» **What needs to be done**
Copy each line below in which the word "Consider" occurs.

» **Supplied information**
----------------
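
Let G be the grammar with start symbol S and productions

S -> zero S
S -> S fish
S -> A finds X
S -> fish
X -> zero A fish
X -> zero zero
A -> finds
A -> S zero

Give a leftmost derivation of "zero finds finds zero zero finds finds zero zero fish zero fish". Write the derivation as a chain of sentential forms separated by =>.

S => zero S => zero A finds X => zero finds finds X => zero finds finds zero A fish => zero finds finds zero S zero fish => zero finds finds zero S fish zero fish => zero finds finds zero zero S fish zero fish => zero finds finds zero zero A finds X fish zero fish => zero finds finds zero zero finds finds X fish zero fish => zero finds finds zero zero finds finds zero zero fish zero fish

S => zero S   [S -> zero S]
zero S => zero A finds X   [S -> A finds X]
zero A finds X => zero finds finds X   [A -> finds]
zero finds finds X => zero finds finds zero A fish   [X -> zero A fish]
zero finds finds zero A fish => zero finds finds zero S zero fish   [A -> S zero]
zero finds finds zero S zero fish => zero finds finds zero S fish zero fish   [S -> S fish]
zero finds finds zero S fish zero fish => zero finds finds zero zero S fish zero fish   [S -> zero S]
zero finds finds zero zero S fish zero fish => zero finds finds zero zero A finds X fish zero fish   [S -> A finds X]
zero finds finds zero zero A finds X fish zero fish => zero finds finds zero zero finds finds X fish zero fish   [A -> finds]
zero finds finds zero zero finds finds X fish zero fish => zero finds finds zero zero finds finds zero zero fish zero fish   [X -> zero zero]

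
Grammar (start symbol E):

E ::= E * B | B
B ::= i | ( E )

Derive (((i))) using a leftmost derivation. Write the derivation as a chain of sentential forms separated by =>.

E => B   [E ::= B]
B => (E)   [B ::= ( E )]
(E) => (B)   [E ::= B]
(B) => ((E))   [B ::= ( E )]
((E)) => ((B))   [E ::= B]
((B)) => (((E)))   [B ::= ( E )]
(((E))) => (((B)))   [E ::= B]
(((B))) => (((i)))   [B ::= i]

E=>B=>(E)=>(B)=>((E))=>((B))=>(((E)))=>(((B)))=>(((i)))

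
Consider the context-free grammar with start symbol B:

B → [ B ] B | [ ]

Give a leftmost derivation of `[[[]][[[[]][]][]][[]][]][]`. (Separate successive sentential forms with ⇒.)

B ⇒ [B]B   [B → [ B ] B]
[B]B ⇒ [[B]B]B   [B → [ B ] B]
[[B]B]B ⇒ [[[]]B]B   [B → [ ]]
[[[]]B]B ⇒ [[[]][B]B]B   [B → [ B ] B]
[[[]][B]B]B ⇒ [[[]][[B]B]B]B   [B → [ B ] B]
[[[]][[B]B]B]B ⇒ [[[]][[[B]B]B]B]B   [B → [ B ] B]
[[[]][[[B]B]B]B]B ⇒ [[[]][[[[]]B]B]B]B   [B → [ ]]
[[[]][[[[]]B]B]B]B ⇒ [[[]][[[[]][]]B]B]B   [B → [ ]]
[[[]][[[[]][]]B]B]B ⇒ [[[]][[[[]][]][]]B]B   [B → [ ]]
[[[]][[[[]][]][]]B]B ⇒ [[[]][[[[]][]][]][B]B]B   [B → [ B ] B]
[[[]][[[[]][]][]][B]B]B ⇒ [[[]][[[[]][]][]][[]]B]B   [B → [ ]]
[[[]][[[[]][]][]][[]]B]B ⇒ [[[]][[[[]][]][]][[]][]]B   [B → [ ]]
[[[]][[[[]][]][]][[]][]]B ⇒ [[[]][[[[]][]][]][[]][]][]   [B → [ ]]

B ⇒ [B]B ⇒ [[B]B]B ⇒ [[[]]B]B ⇒ [[[]][B]B]B ⇒ [[[]][[B]B]B]B ⇒ [[[]][[[B]B]B]B]B ⇒ [[[]][[[[]]B]B]B]B ⇒ [[[]][[[[]][]]B]B]B ⇒ [[[]][[[[]][]][]]B]B ⇒ [[[]][[[[]][]][]][B]B]B ⇒ [[[]][[[[]][]][]][[]]B]B ⇒ [[[]][[[[]][]][]][[]][]]B ⇒ [[[]][[[[]][]][]][[]][]][]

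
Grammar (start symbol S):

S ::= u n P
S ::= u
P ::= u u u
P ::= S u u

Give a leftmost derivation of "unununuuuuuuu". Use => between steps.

S => unP => unSuu => ununPuu => ununSuuuu => unununPuuuu => unununSuuuuuu => unununuuuuuuu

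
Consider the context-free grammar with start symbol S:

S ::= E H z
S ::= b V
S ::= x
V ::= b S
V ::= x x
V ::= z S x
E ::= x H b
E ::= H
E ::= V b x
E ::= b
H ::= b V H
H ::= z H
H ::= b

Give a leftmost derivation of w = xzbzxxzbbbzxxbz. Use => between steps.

S => EHz   [S ::= E H z]
EHz => xHbHz   [E ::= x H b]
xHbHz => xzHbHz   [H ::= z H]
xzHbHz => xzbVHbHz   [H ::= b V H]
xzbVHbHz => xzbzSxHbHz   [V ::= z S x]
xzbzSxHbHz => xzbzxxHbHz   [S ::= x]
xzbzxxHbHz => xzbzxxzHbHz   [H ::= z H]
xzbzxxzHbHz => xzbzxxzbbHz   [H ::= b]
xzbzxxzbbHz => xzbzxxzbbbVHz   [H ::= b V H]
xzbzxxzbbbVHz => xzbzxxzbbbzSxHz   [V ::= z S x]
xzbzxxzbbbzSxHz => xzbzxxzbbbzxxHz   [S ::= x]
xzbzxxzbbbzxxHz => xzbzxxzbbbzxxbz   [H ::= b]

S => EHz => xHbHz => xzHbHz => xzbVHbHz => xzbzSxHbHz => xzbzxxHbHz => xzbzxxzHbHz => xzbzxxzbbHz => xzbzxxzbbbVHz => xzbzxxzbbbzSxHz => xzbzxxzbbbzxxHz => xzbzxxzbbbzxxbz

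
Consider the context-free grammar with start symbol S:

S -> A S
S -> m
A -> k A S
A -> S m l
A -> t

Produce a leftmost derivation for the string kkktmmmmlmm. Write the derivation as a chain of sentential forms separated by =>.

S => AS   [S -> A S]
AS => kASS   [A -> k A S]
kASS => kSmlSS   [A -> S m l]
kSmlSS => kASmlSS   [S -> A S]
kASmlSS => kkASSmlSS   [A -> k A S]
kkASSmlSS => kkkASSSmlSS   [A -> k A S]
kkkASSSmlSS => kkktSSSmlSS   [A -> t]
kkktSSSmlSS => kkktmSSmlSS   [S -> m]
kkktmSSmlSS => kkktmmSmlSS   [S -> m]
kkktmmSmlSS => kkktmmmmlSS   [S -> m]
kkktmmmmlSS => kkktmmmmlmS   [S -> m]
kkktmmmmlmS => kkktmmmmlmm   [S -> m]

S=>AS=>kASS=>kSmlSS=>kASmlSS=>kkASSmlSS=>kkkASSSmlSS=>kkktSSSmlSS=>kkktmSSmlSS=>kkktmmSmlSS=>kkktmmmmlSS=>kkktmmmmlmS=>kkktmmmmlmm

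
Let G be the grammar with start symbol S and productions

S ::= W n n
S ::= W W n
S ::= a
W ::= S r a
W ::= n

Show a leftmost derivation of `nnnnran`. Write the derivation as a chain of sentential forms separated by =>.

S=>WWn=>nWn=>nSran=>nWWnran=>nnWnran=>nnnnran

S => WWn   [S ::= W W n]
WWn => nWn   [W ::= n]
nWn => nSran   [W ::= S r a]
nSran => nWWnran   [S ::= W W n]
nWWnran => nnWnran   [W ::= n]
nnWnran => nnnnran   [W ::= n]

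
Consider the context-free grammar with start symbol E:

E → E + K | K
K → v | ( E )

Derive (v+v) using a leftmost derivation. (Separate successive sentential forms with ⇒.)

E ⇒ K ⇒ (E) ⇒ (E+K) ⇒ (K+K) ⇒ (v+K) ⇒ (v+v)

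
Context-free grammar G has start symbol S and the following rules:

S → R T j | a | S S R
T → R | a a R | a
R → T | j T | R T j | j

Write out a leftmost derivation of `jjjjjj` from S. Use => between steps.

S => RTj => jTTj => jRTj => jjTj => jjRj => jjRTjj => jjjTjj => jjjRjj => jjjjjj

S => RTj   [S → R T j]
RTj => jTTj   [R → j T]
jTTj => jRTj   [T → R]
jRTj => jjTj   [R → j]
jjTj => jjRj   [T → R]
jjRj => jjRTjj   [R → R T j]
jjRTjj => jjjTjj   [R → j]
jjjTjj => jjjRjj   [T → R]
jjjRjj => jjjjjj   [R → j]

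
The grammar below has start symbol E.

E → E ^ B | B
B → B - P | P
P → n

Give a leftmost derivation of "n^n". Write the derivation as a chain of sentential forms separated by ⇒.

E ⇒ E^B   [E → E ^ B]
E^B ⇒ B^B   [E → B]
B^B ⇒ P^B   [B → P]
P^B ⇒ n^B   [P → n]
n^B ⇒ n^P   [B → P]
n^P ⇒ n^n   [P → n]

E⇒E^B⇒B^B⇒P^B⇒n^B⇒n^P⇒n^n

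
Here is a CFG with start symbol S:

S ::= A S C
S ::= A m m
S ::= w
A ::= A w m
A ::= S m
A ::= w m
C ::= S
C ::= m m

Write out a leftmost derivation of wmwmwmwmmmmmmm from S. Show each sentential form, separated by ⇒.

S ⇒ ASC   [S ::= A S C]
ASC ⇒ wmSC   [A ::= w m]
wmSC ⇒ wmASCC   [S ::= A S C]
wmASCC ⇒ wmAwmSCC   [A ::= A w m]
wmAwmSCC ⇒ wmwmwmSCC   [A ::= w m]
wmwmwmSCC ⇒ wmwmwmAmmCC   [S ::= A m m]
wmwmwmAmmCC ⇒ wmwmwmwmmmCC   [A ::= w m]
wmwmwmwmmmCC ⇒ wmwmwmwmmmmmC   [C ::= m m]
wmwmwmwmmmmmC ⇒ wmwmwmwmmmmmmm   [C ::= m m]

S ⇒ ASC ⇒ wmSC ⇒ wmASCC ⇒ wmAwmSCC ⇒ wmwmwmSCC ⇒ wmwmwmAmmCC ⇒ wmwmwmwmmmCC ⇒ wmwmwmwmmmmmC ⇒ wmwmwmwmmmmmmm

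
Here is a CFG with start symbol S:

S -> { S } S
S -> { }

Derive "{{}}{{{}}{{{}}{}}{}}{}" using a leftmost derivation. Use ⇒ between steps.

S ⇒ {S}S ⇒ {{}}S ⇒ {{}}{S}S ⇒ {{}}{{S}S}S ⇒ {{}}{{{}}S}S ⇒ {{}}{{{}}{S}S}S ⇒ {{}}{{{}}{{S}S}S}S ⇒ {{}}{{{}}{{{}}S}S}S ⇒ {{}}{{{}}{{{}}{}}S}S ⇒ {{}}{{{}}{{{}}{}}{}}S ⇒ {{}}{{{}}{{{}}{}}{}}{}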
----------------
» **Exercise output**
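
Consider the context-free grammar with start symbol B:
Consider the context-free grammar with start symbol S:
Consider the context-free grammar with start symbol S:
Consider the context-free grammar with start symbol E: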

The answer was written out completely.